Assignment
What are the lines of the listing below, word for word, from the first down to the one that contains "Perform a two-sided Wilcoxon"?

Source data
☆ ☆ ☆ ☆

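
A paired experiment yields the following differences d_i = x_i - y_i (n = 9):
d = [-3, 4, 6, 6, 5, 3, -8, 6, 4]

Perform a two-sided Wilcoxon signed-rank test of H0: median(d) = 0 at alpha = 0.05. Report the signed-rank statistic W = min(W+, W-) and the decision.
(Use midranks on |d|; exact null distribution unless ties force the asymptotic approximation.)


Step 1: Drop any zero differences (none here) and take |d_i|.
|d| = [3, 4, 6, 6, 5, 3, 8, 6, 4]
Step 2: Midrank |d_i| (ties get averaged ranks).
ranks: |3|->1.5, |4|->3.5, |6|->7, |6|->7, |5|->5, |3|->1.5, |8|->9, |6|->7, |4|->3.5
Step 3: Attach original signs; sum ranks with positive sign and with negative sign.
W+ = 3.5 + 7 + 7 + 5 + 1.5 + 7 + 3.5 = 34.5
W- = 1.5 + 9 = 10.5
(Check: W+ + W- = 45 should equal n(n+1)/2 = 45.)
Step 4: Test statistic W = min(W+, W-) = 10.5.
Step 5: Ties in |d|, so use the tie-corrected normal approximation.
        E[W] = n(n+1)/4 = 9*10/4 = 22.5.
        Tie groups: |d|=3 (t=2), |d|=4 (t=2), |d|=6 (t=3); sum(t^3 - t) = 36.
        Var[W] = n(n+1)(2n+1)/24 - sum(t^3-t)/48 = 1710/24 - 36/48 = 70.5.
        z = (W - E[W]) / sqrt(Var[W]) = (10.5 - 22.5) / 8.3964 = -1.4292.
        Two-sided p = 2*Phi(z) = 0.152953.
Step 6: alpha = 0.05. fail to reject H0.

W+ = 34.5, W- = 10.5, W = min = 10.5, p = 0.152953, fail to reject H0.


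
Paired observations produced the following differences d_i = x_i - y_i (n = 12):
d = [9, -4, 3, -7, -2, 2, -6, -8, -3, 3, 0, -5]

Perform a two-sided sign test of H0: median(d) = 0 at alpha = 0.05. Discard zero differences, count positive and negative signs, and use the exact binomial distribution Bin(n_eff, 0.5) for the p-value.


Step 1: Discard zero differences. Original n = 12; n_eff = number of nonzero differences = 11.
Nonzero differences (with sign): +9, -4, +3, -7, -2, +2, -6, -8, -3, +3, -5
Step 2: Count signs: positive = 4, negative = 7.
Step 3: Under H0: P(positive) = 0.5, so the number of positives S ~ Bin(11, 0.5).
Step 4: Two-sided exact p-value = sum of Bin(11,0.5) probabilities at or below the observed probability = 0.548828.
Step 5: alpha = 0.05. fail to reject H0.

n_eff = 11, pos = 4, neg = 7, p = 0.548828, fail to reject H0.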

☆ ☆ ☆ ☆

Answer for the task
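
A paired experiment yields the following differences d_i = x_i - y_i (n = 9):
d = [-3, 4, 6, 6, 5, 3, -8, 6, 4]

Perform a two-sided Wilcoxon signed-rank test of H0: median(d) = 0 at alpha = 0.05. Report the signed-rank statistic W = min(W+, W-) and the decision.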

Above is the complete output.